| DIRECTIONS |
Which lines make up the answer? Those from the line with "An aluminium spherical" through the end of the data; reproduce them exactly.

| THE RECORDS |
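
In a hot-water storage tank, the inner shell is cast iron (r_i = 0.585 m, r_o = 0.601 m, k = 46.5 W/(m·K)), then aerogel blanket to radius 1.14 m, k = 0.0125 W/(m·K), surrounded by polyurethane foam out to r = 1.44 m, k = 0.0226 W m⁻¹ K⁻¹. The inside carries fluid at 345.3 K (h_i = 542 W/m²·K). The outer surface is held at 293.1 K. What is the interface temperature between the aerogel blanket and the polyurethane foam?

Treat each layer as a resistance in series:
  R_conv,in = 1/(4πr²h) = 1/(4π·0.585²·542) = 4.290×10^-4 K/W
  R_cast iron = (1/0.585 − 1/0.601)/(4πk) = 0.04551/(4π·46.5) = 7.788×10^-5 K/W
  R_aerogel blanket = (1/0.601 − 1/1.14)/(4πk) = 0.7867/(4π·0.0125) = 5.008 K/W
  R_polyurethane foam = (1/1.14 − 1/1.44)/(4πk) = 0.1827/(4π·0.0226) = 0.6435 K/W
ΣR = 4.290×10^-4 + 7.788×10^-5 + 5.008 + 0.6435 = 5.652 K/W
Q = ΔT/ΣR = (345.3 K − 293.1 K)/5.652 = 9.236 W
From the inner boundary to the aerogel blanket/polyurethane foam interface, ΣR_partial = 5.009 K/W.
T_interface = T_in − Q·ΣR_partial = 345.3 K − (9.236)(5.009) = 299.0 K

T = 299.0 K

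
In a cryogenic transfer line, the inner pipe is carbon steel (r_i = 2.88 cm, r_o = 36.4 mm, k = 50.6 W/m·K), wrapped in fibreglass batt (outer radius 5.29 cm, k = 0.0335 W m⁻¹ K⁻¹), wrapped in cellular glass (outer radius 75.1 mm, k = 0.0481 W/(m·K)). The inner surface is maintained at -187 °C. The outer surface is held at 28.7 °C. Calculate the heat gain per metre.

Q' = 73.5 W/m

Resistance network (inner→outer):
  R'_carbon steel = ln(0.0364/0.0288)/(2πk) = 0.2342/(2π·50.6) = 7.366×10^-4 m·K/W
  R'_fibreglass batt = ln(0.0529/0.0364)/(2πk) = 0.3738/(2π·0.0335) = 1.776 m·K/W
  R'_cellular glass = ln(0.0751/0.0529)/(2πk) = 0.3504/(2π·0.0481) = 1.159 m·K/W
ΣR = 7.366×10^-4 + 1.776 + 1.159 = 2.936 m·K/W
Q' = ΔT/ΣR = (-187 °C − 28.7 °C)/2.936 = -73.5 W/m
(Negative Q' ⇒ heat flows inward; heat gain = 73.5 W/m.)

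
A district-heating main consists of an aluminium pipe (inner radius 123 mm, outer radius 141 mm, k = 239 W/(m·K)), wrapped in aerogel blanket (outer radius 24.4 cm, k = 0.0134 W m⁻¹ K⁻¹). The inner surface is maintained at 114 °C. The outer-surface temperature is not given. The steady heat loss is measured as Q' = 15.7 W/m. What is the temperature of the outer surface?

T_out = 11.7 °C

Sum the resistances:
  R'_aluminium = ln(0.141/0.123)/(2πk) = 0.1366/(2π·239) = 9.095×10^-5 m·K/W
  R'_aerogel blanket = ln(0.244/0.141)/(2πk) = 0.5484/(2π·0.0134) = 6.514 m·K/W
ΣR = 6.514 m·K/W
ΔT = Q'·ΣR = 15.7 × 6.514 = 102.3 K
Heat flows outward, so T_out = T_in − ΔT = 114 − 102.3 = 11.7 °C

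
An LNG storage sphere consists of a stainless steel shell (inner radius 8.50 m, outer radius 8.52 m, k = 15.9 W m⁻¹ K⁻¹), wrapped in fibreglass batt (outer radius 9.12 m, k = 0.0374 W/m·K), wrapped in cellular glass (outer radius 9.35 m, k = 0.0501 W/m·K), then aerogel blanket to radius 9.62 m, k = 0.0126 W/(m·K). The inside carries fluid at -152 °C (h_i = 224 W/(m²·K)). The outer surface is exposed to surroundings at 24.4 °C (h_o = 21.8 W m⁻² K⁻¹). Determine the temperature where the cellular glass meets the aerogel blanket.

Series thermal resistances, inner to outer:
  R_conv,in = 1/(4πr²h) = 1/(4π·8.50²·224) = 4.917×10^-6 K/W
  R_stainless steel = (1/8.50 − 1/8.52)/(4πk) = 2.762×10^-4/(4π·15.9) = 1.382×10^-6 K/W
  R_fibreglass batt = (1/8.52 − 1/9.12)/(4πk) = 0.007722/(4π·0.0374) = 0.01643 K/W
  R_cellular glass = (1/9.12 − 1/9.35)/(4πk) = 0.002697/(4π·0.0501) = 0.004284 K/W
  R_aerogel blanket = (1/9.35 − 1/9.62)/(4πk) = 0.003002/(4π·0.0126) = 0.01896 K/W
  R_conv,out = 1/(4πr²h) = 1/(4π·9.62²·21.8) = 3.944×10^-5 K/W
ΣR = 4.917×10^-6 + 1.382×10^-6 + 0.01643 + 0.004284 + 0.01896 + 3.944×10^-5 = 0.03972 K/W
Q = ΔT/ΣR = (-152 °C − 24.4 °C)/0.03972 = -4441 W
From the inner boundary to the cellular glass/aerogel blanket interface, ΣR_partial = 0.02072 K/W.
T_interface = T_in − Q·ΣR_partial = -152 °C − (-4441)(0.02072) = -60.0 °C

T = -60.0 °C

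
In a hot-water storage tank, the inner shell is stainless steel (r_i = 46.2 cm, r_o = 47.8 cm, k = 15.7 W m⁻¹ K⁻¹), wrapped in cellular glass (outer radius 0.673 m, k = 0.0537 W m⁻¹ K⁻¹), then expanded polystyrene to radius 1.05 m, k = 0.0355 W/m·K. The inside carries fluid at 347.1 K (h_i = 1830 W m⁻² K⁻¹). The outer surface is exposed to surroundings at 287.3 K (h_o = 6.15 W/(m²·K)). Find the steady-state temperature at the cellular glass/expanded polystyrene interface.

Treat each layer as a resistance in series:
  R_conv,in = 1/(4πr²h) = 1/(4π·0.462²·1830) = 2.037×10^-4 K/W
  R_stainless steel = (1/0.462 − 1/0.478)/(4πk) = 0.07245/(4π·15.7) = 3.672×10^-4 K/W
  R_cellular glass = (1/0.478 − 1/0.673)/(4πk) = 0.6062/(4π·0.0537) = 0.8983 K/W
  R_expanded polystyrene = (1/0.673 − 1/1.05)/(4πk) = 0.5335/(4π·0.0355) = 1.196 K/W
  R_conv,out = 1/(4πr²h) = 1/(4π·1.05²·6.15) = 0.01174 K/W
ΣR = 2.037×10^-4 + 3.672×10^-4 + 0.8983 + 1.196 + 0.01174 = 2.107 K/W
Q = ΔT/ΣR = (347.1 K − 287.3 K)/2.107 = 28.38 W
From the inner boundary to the cellular glass/expanded polystyrene interface, ΣR_partial = 0.8989 K/W.
T_interface = T_in − Q·ΣR_partial = 347.1 K − (28.38)(0.8989) = 321.6 K

T = 321.6 K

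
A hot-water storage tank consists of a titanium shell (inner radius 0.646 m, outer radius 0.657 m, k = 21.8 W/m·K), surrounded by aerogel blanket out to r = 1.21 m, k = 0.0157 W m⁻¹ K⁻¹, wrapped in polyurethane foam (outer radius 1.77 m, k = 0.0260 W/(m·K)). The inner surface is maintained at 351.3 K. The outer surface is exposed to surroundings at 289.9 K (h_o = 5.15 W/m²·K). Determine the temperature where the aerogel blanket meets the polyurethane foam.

T = 301.3 K

Series thermal resistances, inner to outer:
  R_titanium = (1/0.646 − 1/0.657)/(4πk) = 0.02592/(4π·21.8) = 9.461×10^-5 K/W
  R_aerogel blanket = (1/0.657 − 1/1.21)/(4πk) = 0.6956/(4π·0.0157) = 3.526 K/W
  R_polyurethane foam = (1/1.21 − 1/1.77)/(4πk) = 0.2615/(4π·0.0260) = 0.8003 K/W
  R_conv,out = 1/(4πr²h) = 1/(4π·1.77²·5.15) = 0.004932 K/W
ΣR = 9.461×10^-5 + 3.526 + 0.8003 + 0.004932 = 4.331 K/W
Q = ΔT/ΣR = (351.3 K − 289.9 K)/4.331 = 14.18 W
From the inner boundary to the aerogel blanket/polyurethane foam interface, ΣR_partial = 3.526 K/W.
T_interface = T_in − Q·ΣR_partial = 351.3 K − (14.18)(3.526) = 301.3 K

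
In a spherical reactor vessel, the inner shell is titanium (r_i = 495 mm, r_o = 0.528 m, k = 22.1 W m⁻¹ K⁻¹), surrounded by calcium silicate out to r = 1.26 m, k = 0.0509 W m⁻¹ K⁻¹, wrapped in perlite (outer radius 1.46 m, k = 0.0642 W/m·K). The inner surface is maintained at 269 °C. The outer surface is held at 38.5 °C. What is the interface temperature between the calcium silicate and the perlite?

T = 55.2 °C

Resistance network (inner→outer):
  R_titanium = (1/0.495 − 1/0.528)/(4πk) = 0.1263/(4π·22.1) = 4.546×10^-4 K/W
  R_calcium silicate = (1/0.528 − 1/1.26)/(4πk) = 1.100/(4π·0.0509) = 1.720 K/W
  R_perlite = (1/1.26 − 1/1.46)/(4πk) = 0.1087/(4π·0.0642) = 0.1348 K/W
ΣR = 4.546×10^-4 + 1.720 + 0.1348 = 1.855 K/W
Q = ΔT/ΣR = (269 °C − 38.5 °C)/1.855 = 124.3 W
From the inner boundary to the calcium silicate/perlite interface, ΣR_partial = 1.720 K/W.
T_interface = T_in − Q·ΣR_partial = 269 °C − (124.3)(1.720) = 55.2 °C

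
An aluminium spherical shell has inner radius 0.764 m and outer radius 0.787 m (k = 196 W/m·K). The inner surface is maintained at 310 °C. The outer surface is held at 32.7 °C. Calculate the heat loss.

Q = 4πk·ΔT/(1/r₁ − 1/r₂) = 4π × 196 × 277.3 / (1/0.764 − 1/0.787) = 1.79×10^7 W

Q = 1.79×10^7 W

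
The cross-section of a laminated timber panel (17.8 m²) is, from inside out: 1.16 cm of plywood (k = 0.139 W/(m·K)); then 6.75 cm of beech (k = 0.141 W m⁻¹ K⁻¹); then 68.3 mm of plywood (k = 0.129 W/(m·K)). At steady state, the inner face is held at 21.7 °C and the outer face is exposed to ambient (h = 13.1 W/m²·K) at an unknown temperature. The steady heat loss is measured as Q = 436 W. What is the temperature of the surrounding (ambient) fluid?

Series resistances:
  R_plywood = L/(kA) = 0.0116/(0.139·17.8) = 0.004688 K/W
  R_beech = L/(kA) = 0.0675/(0.141·17.8) = 0.02689 K/W
  R_plywood = L/(kA) = 0.0683/(0.129·17.8) = 0.02974 K/W
  R_conv,out = 1/(hA) = 1/(13.1·17.8) = 0.004289 K/W
ΣR = 0.06562 K/W
ΔT = Q·ΣR = 436 × 0.06562 = 28.61 K
Heat flows outward, so T_out = T_in − ΔT = 21.7 − 28.61 = -6.91 °C

T_out = -6.91 °C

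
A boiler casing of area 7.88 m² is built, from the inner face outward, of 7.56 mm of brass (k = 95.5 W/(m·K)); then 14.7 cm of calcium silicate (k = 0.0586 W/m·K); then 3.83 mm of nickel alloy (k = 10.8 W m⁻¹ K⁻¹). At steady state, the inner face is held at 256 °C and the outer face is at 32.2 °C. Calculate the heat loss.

Series thermal resistances, inner to outer:
  R_brass = L/(kA) = 0.00756/(95.5·7.88) = 1.005×10^-5 K/W
  R_calcium silicate = L/(kA) = 0.147/(0.0586·7.88) = 0.3183 K/W
  R_nickel alloy = L/(kA) = 0.00383/(10.8·7.88) = 4.500×10^-5 K/W
ΣR = 1.005×10^-5 + 0.3183 + 4.500×10^-5 = 0.3184 K/W
Q = ΔT/ΣR = (256 °C − 32.2 °C)/0.3184 = 703 W

Q = 703 W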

| SOLUTION TO THIS PROBLEM |
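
An aluminium spherical shell has inner radius 0.764 m and outer radius 0.787 m (k = 196 W/m·K). The inner surface is maintained at 310 °C. The outer surface is held at 32.7 °C. Calculate the heat loss.

Q = 4πk·ΔT/(1/r₁ − 1/r₂) = 4π × 196 × 277.3 / (1/0.764 − 1/0.787) = 1.79×10^7 W

Q = 1.79×10^7 W

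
The cross-section of a laminated timber panel (17.8 m²) is, from inside out: 1.16 cm of plywood (k = 0.139 W/(m·K)); then 6.75 cm of beech (k = 0.141 W m⁻¹ K⁻¹); then 68.3 mm of plywood (k = 0.129 W/(m·K)). At steady state, the inner face is held at 21.7 °C and the outer face is exposed to ambient (h = 13.1 W/m²·K) at an unknown temperature. The steady heat loss is measured as Q = 436 W. What is the temperature of the surrounding (ambient) fluid?

Series resistances:
  R_plywood = L/(kA) = 0.0116/(0.139·17.8) = 0.004688 K/W
  R_beech = L/(kA) = 0.0675/(0.141·17.8) = 0.02689 K/W
  R_plywood = L/(kA) = 0.0683/(0.129·17.8) = 0.02974 K/W
  R_conv,out = 1/(hA) = 1/(13.1·17.8) = 0.004289 K/W
ΣR = 0.06562 K/W
ΔT = Q·ΣR = 436 × 0.06562 = 28.61 K
Heat flows outward, so T_out = T_in − ΔT = 21.7 − 28.61 = -6.91 °C

T_out = -6.91 °C

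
A boiler casing of area 7.88 m² is built, from the inner face outward, of 7.56 mm of brass (k = 95.5 W/(m·K)); then 14.7 cm of calcium silicate (k = 0.0586 W/m·K); then 3.83 mm of nickel alloy (k = 10.8 W m⁻¹ K⁻¹). At steady state, the inner face is held at 256 °C and the outer face is at 32.2 °C. Calculate the heat loss.

Series thermal resistances, inner to outer:
  R_brass = L/(kA) = 0.00756/(95.5·7.88) = 1.005×10^-5 K/W
  R_calcium silicate = L/(kA) = 0.147/(0.0586·7.88) = 0.3183 K/W
  R_nickel alloy = L/(kA) = 0.00383/(10.8·7.88) = 4.500×10^-5 K/W
ΣR = 1.005×10^-5 + 0.3183 + 4.500×10^-5 = 0.3184 K/W
Q = ΔT/ΣR = (256 °C − 32.2 °C)/0.3184 = 703 W

Q = 703 W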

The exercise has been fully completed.